*EXERCISE OBJECTIVE:*
Give the lines below again exactly, starting with the line that holds "For the molecule O=CC1C(C(=O)OC)C(C(O)=O)C(O)C1CC" and going on through the line that holds "COC1=C(C#N)C(C(=O)N)=C(Br)C(=C1F)COC".
━━ PROVIDED MATERIAL
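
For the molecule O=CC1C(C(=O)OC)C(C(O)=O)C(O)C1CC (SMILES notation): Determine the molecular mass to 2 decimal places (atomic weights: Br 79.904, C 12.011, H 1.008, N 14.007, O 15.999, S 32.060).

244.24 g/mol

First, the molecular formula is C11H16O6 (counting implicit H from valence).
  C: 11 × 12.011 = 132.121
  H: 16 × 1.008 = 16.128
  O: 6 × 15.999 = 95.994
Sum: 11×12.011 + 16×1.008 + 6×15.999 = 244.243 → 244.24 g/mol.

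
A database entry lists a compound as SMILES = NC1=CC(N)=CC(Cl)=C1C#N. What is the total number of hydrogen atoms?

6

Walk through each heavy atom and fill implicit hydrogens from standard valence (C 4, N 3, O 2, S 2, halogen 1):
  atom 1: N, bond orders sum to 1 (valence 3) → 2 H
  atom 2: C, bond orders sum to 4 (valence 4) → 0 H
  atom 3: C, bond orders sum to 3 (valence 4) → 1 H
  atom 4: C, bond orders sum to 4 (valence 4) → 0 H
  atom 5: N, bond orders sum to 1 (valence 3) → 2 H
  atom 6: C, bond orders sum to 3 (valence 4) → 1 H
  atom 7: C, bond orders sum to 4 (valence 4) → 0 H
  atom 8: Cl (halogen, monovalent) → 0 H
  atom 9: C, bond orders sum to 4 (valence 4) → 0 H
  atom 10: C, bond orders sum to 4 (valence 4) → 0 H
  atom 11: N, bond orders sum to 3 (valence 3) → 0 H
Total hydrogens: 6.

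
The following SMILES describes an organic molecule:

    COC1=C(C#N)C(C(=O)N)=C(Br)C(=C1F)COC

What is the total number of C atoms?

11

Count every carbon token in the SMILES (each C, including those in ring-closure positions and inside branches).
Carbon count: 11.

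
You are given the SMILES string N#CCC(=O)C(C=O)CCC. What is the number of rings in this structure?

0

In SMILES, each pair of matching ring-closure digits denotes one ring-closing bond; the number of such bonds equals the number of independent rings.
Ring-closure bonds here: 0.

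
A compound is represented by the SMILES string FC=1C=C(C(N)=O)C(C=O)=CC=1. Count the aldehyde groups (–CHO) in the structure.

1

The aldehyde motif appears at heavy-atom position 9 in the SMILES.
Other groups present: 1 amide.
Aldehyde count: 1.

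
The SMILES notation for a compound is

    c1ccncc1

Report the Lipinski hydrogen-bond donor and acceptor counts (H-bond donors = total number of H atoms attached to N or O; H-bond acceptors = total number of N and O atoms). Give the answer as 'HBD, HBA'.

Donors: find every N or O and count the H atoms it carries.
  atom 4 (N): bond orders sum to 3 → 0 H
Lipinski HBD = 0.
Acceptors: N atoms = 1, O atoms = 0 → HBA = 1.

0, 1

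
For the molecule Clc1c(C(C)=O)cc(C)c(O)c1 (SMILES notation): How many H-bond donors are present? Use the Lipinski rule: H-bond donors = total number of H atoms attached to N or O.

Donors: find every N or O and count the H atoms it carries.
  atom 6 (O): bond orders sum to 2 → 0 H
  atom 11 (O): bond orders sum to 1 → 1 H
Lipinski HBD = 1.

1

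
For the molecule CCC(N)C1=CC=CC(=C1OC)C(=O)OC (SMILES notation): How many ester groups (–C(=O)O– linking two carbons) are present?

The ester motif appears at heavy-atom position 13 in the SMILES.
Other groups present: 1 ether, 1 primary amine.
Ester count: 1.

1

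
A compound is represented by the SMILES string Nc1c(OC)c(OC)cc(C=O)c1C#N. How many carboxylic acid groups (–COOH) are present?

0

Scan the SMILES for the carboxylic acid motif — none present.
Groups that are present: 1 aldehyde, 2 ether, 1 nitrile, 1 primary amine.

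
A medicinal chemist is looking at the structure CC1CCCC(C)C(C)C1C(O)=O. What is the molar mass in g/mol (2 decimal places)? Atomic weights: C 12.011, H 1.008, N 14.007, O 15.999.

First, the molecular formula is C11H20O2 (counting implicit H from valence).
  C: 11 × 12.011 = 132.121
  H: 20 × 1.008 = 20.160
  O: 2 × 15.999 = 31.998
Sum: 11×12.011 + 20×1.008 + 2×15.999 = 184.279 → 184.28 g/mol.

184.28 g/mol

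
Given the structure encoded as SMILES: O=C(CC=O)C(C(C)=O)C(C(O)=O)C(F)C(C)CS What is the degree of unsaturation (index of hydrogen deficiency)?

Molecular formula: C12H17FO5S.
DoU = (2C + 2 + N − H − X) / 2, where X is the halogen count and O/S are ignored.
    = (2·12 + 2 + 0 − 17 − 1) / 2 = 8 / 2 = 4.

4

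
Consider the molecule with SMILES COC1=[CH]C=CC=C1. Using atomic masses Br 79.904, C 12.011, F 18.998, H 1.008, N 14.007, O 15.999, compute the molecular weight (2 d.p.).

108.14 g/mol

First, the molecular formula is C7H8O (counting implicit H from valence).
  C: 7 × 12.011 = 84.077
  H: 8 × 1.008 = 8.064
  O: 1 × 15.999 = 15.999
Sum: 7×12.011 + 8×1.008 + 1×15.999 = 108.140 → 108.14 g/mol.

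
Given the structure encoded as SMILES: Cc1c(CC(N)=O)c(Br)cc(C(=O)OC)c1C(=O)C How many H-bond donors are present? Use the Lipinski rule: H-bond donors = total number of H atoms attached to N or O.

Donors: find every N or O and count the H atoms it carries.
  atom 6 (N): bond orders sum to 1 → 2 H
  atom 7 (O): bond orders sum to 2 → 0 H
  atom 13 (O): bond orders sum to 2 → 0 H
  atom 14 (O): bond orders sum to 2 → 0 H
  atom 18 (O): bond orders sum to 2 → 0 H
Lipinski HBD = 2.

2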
━━━━
━━ PROVIDED MATERIAL
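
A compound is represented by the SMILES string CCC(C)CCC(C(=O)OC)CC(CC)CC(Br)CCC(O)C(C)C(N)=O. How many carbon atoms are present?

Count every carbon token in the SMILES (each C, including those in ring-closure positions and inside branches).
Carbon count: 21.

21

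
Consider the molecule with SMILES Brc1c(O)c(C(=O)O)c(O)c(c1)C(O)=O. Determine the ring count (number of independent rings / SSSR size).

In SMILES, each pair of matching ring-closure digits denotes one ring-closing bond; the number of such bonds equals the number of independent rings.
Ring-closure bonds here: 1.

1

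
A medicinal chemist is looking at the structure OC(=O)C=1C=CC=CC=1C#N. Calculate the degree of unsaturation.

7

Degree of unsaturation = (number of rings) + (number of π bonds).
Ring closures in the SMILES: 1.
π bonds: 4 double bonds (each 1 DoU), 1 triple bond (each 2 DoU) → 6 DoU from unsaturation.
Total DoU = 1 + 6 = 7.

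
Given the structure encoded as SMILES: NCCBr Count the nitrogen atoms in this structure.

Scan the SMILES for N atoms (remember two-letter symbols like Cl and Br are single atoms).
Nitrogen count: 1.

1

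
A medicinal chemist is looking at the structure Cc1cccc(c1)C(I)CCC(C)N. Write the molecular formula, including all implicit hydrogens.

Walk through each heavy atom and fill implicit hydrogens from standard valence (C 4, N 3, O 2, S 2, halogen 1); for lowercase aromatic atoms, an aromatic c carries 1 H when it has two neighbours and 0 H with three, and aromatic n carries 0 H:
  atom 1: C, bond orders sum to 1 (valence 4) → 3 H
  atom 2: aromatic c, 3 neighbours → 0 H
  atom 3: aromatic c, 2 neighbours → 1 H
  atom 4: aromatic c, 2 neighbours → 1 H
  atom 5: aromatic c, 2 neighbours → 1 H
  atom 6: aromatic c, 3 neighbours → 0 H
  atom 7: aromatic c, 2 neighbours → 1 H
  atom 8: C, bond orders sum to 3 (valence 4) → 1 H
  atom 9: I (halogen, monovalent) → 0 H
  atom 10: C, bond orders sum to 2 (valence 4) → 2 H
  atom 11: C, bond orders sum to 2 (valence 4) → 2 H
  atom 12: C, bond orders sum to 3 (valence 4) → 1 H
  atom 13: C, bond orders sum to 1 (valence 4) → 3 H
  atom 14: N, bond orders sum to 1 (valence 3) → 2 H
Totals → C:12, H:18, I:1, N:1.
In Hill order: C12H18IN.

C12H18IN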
━━━━
*SOLUTION:*
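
For the molecule O=CC1C(C(=O)OC)C(C(O)=O)C(O)C1CC (SMILES notation): Determine the molecular mass to 2 decimal places (atomic weights: Br 79.904, C 12.011, H 1.008, N 14.007, O 15.999, S 32.060).

244.24 g/mol

First, the molecular formula is C11H16O6 (counting implicit H from valence).
  C: 11 × 12.011 = 132.121
  H: 16 × 1.008 = 16.128
  O: 6 × 15.999 = 95.994
Sum: 11×12.011 + 16×1.008 + 6×15.999 = 244.243 → 244.24 g/mol.

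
A database entry lists a compound as SMILES = NC1=CC(N)=CC(Cl)=C1C#N. What is the total number of hydrogen atoms?

6

Walk through each heavy atom and fill implicit hydrogens from standard valence (C 4, N 3, O 2, S 2, halogen 1):
  atom 1: N, bond orders sum to 1 (valence 3) → 2 H
  atom 2: C, bond orders sum to 4 (valence 4) → 0 H
  atom 3: C, bond orders sum to 3 (valence 4) → 1 H
  atom 4: C, bond orders sum to 4 (valence 4) → 0 H
  atom 5: N, bond orders sum to 1 (valence 3) → 2 H
  atom 6: C, bond orders sum to 3 (valence 4) → 1 H
  atom 7: C, bond orders sum to 4 (valence 4) → 0 H
  atom 8: Cl (halogen, monovalent) → 0 H
  atom 9: C, bond orders sum to 4 (valence 4) → 0 H
  atom 10: C, bond orders sum to 4 (valence 4) → 0 H
  atom 11: N, bond orders sum to 3 (valence 3) → 0 H
Total hydrogens: 6.

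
The following SMILES describes an organic molecule:

    COC1=C(C#N)C(C(=O)N)=C(Br)C(=C1F)COC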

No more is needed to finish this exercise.